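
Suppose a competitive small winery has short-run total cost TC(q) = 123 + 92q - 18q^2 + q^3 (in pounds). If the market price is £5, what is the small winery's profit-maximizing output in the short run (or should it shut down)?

From TC, MC = TC'(q) = 92 - 36q + 3q^2 and AVC = VC/q = 92 - 18q + q^2.
AVC hits its minimum where MC = AVC, at q = 9, giving min AVC = 92 - 18·9 + 9^2 = £11.
Since P = £5 < min AVC = £11, price fails to cover variable cost at any output.
The firm minimizes its loss by shutting down and losing only its fixed cost of £123.

Shut down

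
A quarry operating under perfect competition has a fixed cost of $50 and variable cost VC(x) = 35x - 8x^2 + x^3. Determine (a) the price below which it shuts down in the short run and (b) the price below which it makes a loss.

Shutdown price = min AVC. AVC = 35 - 8x + x^2, with vertex at x = 4 and minimum $19.
ATC = 50/x + 35 - 8x + x^2. Setting dATC/dx = −50/x^2 − 8 + 2x = 0 gives x = 5 (since 2·5^3 − 8·5^2 = 50).
min ATC = 50/5 + 35 − 8·5 + 5^2 = $30. That is the break-even price.
Between these two prices the firm operates at a loss; above $30 it earns a profit.

Shutdown price = $19; break-even price = $30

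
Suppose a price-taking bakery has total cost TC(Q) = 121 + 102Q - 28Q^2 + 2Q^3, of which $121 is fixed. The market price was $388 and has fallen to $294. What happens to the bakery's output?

Output falls from 13 to 12

MC = 102 - 56Q + 6Q^2; the shutdown threshold is min AVC = $4 (at Q = 7).
At P = $388 ≥ min AVC, set P = MC on the rising branch: Q = 13.
At P = $294 ≥ min AVC, set P = MC: Q = 12. The firm stays open but cuts output.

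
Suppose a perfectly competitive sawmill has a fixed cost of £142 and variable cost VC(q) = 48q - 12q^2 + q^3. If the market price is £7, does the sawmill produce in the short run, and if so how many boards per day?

Strip out fixed cost: VC = 48q - 12q^2 + q^3. Then AVC = 48 - 12q + q^2 and MC = 48 - 24q + 3q^2.
AVC hits its minimum where MC = AVC, at q = 6, giving min AVC = 48 - 12·6 + 6^2 = £12.
With P < min AVC (£7 < £12), every unit sold adds to the loss.
The firm minimizes its loss by shutting down and losing only its fixed cost of £142.

Shut down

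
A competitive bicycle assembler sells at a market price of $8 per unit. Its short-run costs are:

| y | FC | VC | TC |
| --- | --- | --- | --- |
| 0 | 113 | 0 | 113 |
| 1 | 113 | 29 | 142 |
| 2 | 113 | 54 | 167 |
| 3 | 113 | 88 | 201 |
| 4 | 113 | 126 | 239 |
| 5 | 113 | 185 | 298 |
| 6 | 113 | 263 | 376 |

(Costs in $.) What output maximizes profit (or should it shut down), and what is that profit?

y = 0 (shut down); profit = -$113

Profit at each row (π = 8y − TC): y=0: -113; y=1: -134; y=2: -151; y=3: -177; y=4: -207; y=5: -258; y=6: -328.
Profit is highest at y = 0. Equivalently, the lowest AVC in the table is 54/2 ≈ $27 at y = 2, and P = $8 falls below it — price never covers variable cost, so the firm shuts down and loses only its fixed cost.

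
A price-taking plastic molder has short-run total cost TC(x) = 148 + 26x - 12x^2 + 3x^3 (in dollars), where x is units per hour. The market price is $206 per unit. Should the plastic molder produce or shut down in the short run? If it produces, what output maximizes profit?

Produce at x = 6

Strip out fixed cost: VC = 26x - 12x^2 + 3x^3. Then AVC = 26 - 12x + 3x^2 and MC = 26 - 24x + 9x^2.
AVC is minimized where dAVC/dx = -12 + 6x = 0, at x = 2; min AVC = 26 - 12·2 + 3·2^2 = $14.
Since P = $206 ≥ min AVC = $14, price covers variable cost and the firm should produce.
P = MC gives -180 - 24x + 9x^2 = 0, with roots -10/3 and 6. Take the larger (rising MC): x* = 6.
Check: AVC at x = 6 is $62 ≤ P, so revenue covers variable cost.
Profit = P·x − TC = 206·6 − 520 = $716.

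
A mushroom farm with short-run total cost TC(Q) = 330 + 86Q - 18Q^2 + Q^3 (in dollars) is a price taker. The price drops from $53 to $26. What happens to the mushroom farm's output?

Output falls from 11 to 10

MC = 86 - 36Q + 3Q^2; the shutdown threshold is min AVC = $5 (at Q = 9).
With P = $53 above the shutdown price, P = MC gives Q = 11.
At P = $26 ≥ min AVC, set P = MC: Q = 10. The firm stays open but cuts output.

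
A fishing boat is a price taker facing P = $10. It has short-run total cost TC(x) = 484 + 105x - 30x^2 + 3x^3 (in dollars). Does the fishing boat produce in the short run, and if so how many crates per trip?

Shut down

Variable cost is VC = 105x - 30x^2 + 3x^3, so AVC = VC/x = 105 - 30x + 3x^2 and MC = dTC/dx = 105 - 60x + 9x^2.
AVC hits its minimum where MC = AVC, at x = 5, giving min AVC = 105 - 30·5 + 3·5^2 = $30.
Since P = $10 < min AVC = $30, price fails to cover variable cost at any output.
Shutting down limits the loss to fixed cost, $484.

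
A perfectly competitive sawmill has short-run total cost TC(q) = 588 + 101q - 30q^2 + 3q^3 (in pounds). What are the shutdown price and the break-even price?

Shutdown price = £26; break-even price = £122

Shutdown price = min AVC. AVC = 101 - 30q + 3q^2, with vertex at q = 5 and minimum £26.
ATC = 588/q + 101 - 30q + 3q^2. Setting dATC/dq = −588/q^2 − 30 + 6q = 0 gives q = 7 (since 6·7^3 − 30·7^2 = 588).
min ATC = 588/7 + 101 − 30·7 + 3·7^2 = £122. That is the break-even price.
For £26 ≤ P < £122 the firm produces at a loss; below £26 it shuts down.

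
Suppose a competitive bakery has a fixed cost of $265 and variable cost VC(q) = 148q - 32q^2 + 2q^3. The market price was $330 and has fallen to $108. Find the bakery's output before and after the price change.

Output falls from 13 to 10

MC = 148 - 64q + 6q^2; the shutdown threshold is min AVC = $20 (at q = 8).
With P = $330 above the shutdown price, P = MC gives q = 13.
At P = $108 ≥ min AVC, set P = MC: q = 10. The firm stays open but cuts output.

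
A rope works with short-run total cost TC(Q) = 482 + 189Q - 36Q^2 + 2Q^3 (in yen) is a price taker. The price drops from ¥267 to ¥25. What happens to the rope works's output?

Output falls from 13 to 0 (the firm shuts down)

AVC = 189 - 36Q + 2Q^2, minimized at Q = 9 where min AVC = ¥27. MC = 189 - 72Q + 6Q^2.
At P = ¥267 ≥ min AVC, set P = MC on the rising branch: Q = 13.
At P = ¥25 < min AVC = ¥27, price no longer covers variable cost at any output, so the firm shuts down: Q = 0.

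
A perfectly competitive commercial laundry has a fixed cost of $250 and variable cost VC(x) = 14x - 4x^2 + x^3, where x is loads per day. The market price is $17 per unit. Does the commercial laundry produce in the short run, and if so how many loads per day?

Produce at x = 3

From TC, MC = TC'(x) = 14 - 8x + 3x^2 and AVC = VC/x = 14 - 4x + x^2.
AVC is minimized where dAVC/dx = -4 + 2x = 0, at x = 2; min AVC = 14 - 4·2 + 2^2 = $10.
P = $17 exceeds min AVC = $10, so the firm stays open.
Solving P = MC: -3 - 8x + 3x^2 = 0 ⇒ x = -1/3 or 3. On the upward-sloping branch, x* = 3.
Check: AVC at x = 3 is $11 ≤ P, so revenue covers variable cost.
Profit = P·x − TC = 17·3 − 283 = -$232, a loss, but smaller than the $250 fixed cost the firm would lose by shutting down.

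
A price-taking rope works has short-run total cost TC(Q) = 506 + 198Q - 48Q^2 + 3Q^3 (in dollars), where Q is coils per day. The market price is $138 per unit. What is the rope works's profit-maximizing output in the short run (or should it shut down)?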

───

■ **YOUR OBJECTIVE**: Everything above from the line containing "A quarry operating" down to the line containing "263 | 376 |" should be copied exactly, both end lines included, and nothing else.

■ **RESULT OF THE TASK**:
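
A quarry operating under perfect competition has a fixed cost of $50 and variable cost VC(x) = 35x - 8x^2 + x^3. Determine (a) the price below which it shuts down in the short run and (b) the price below which it makes a loss.

Shutdown price = min AVC. AVC = 35 - 8x + x^2, with vertex at x = 4 and minimum $19.
ATC = 50/x + 35 - 8x + x^2. Setting dATC/dx = −50/x^2 − 8 + 2x = 0 gives x = 5 (since 2·5^3 − 8·5^2 = 50).
min ATC = 50/5 + 35 − 8·5 + 5^2 = $30. That is the break-even price.
Between these two prices the firm operates at a loss; above $30 it earns a profit.

Shutdown price = $19; break-even price = $30

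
Suppose a price-taking bakery has total cost TC(Q) = 121 + 102Q - 28Q^2 + 2Q^3, of which $121 is fixed. The market price was $388 and has fallen to $294. What happens to the bakery's output?

Output falls from 13 to 12

MC = 102 - 56Q + 6Q^2; the shutdown threshold is min AVC = $4 (at Q = 7).
At P = $388 ≥ min AVC, set P = MC on the rising branch: Q = 13.
At P = $294 ≥ min AVC, set P = MC: Q = 12. The firm stays open but cuts output.

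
Suppose a perfectly competitive sawmill has a fixed cost of £142 and variable cost VC(q) = 48q - 12q^2 + q^3. If the market price is £7, does the sawmill produce in the short run, and if so how many boards per day?

Strip out fixed cost: VC = 48q - 12q^2 + q^3. Then AVC = 48 - 12q + q^2 and MC = 48 - 24q + 3q^2.
AVC hits its minimum where MC = AVC, at q = 6, giving min AVC = 48 - 12·6 + 6^2 = £12.
With P < min AVC (£7 < £12), every unit sold adds to the loss.
The firm minimizes its loss by shutting down and losing only its fixed cost of £142.

Shut down

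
A competitive bicycle assembler sells at a market price of $8 per unit. Its short-run costs are:

| y | FC | VC | TC |
| --- | --- | --- | --- |
| 0 | 113 | 0 | 113 |
| 1 | 113 | 29 | 142 |
| 2 | 113 | 54 | 167 |
| 3 | 113 | 88 | 201 |
| 4 | 113 | 126 | 239 |
| 5 | 113 | 185 | 298 |
| 6 | 113 | 263 | 376 |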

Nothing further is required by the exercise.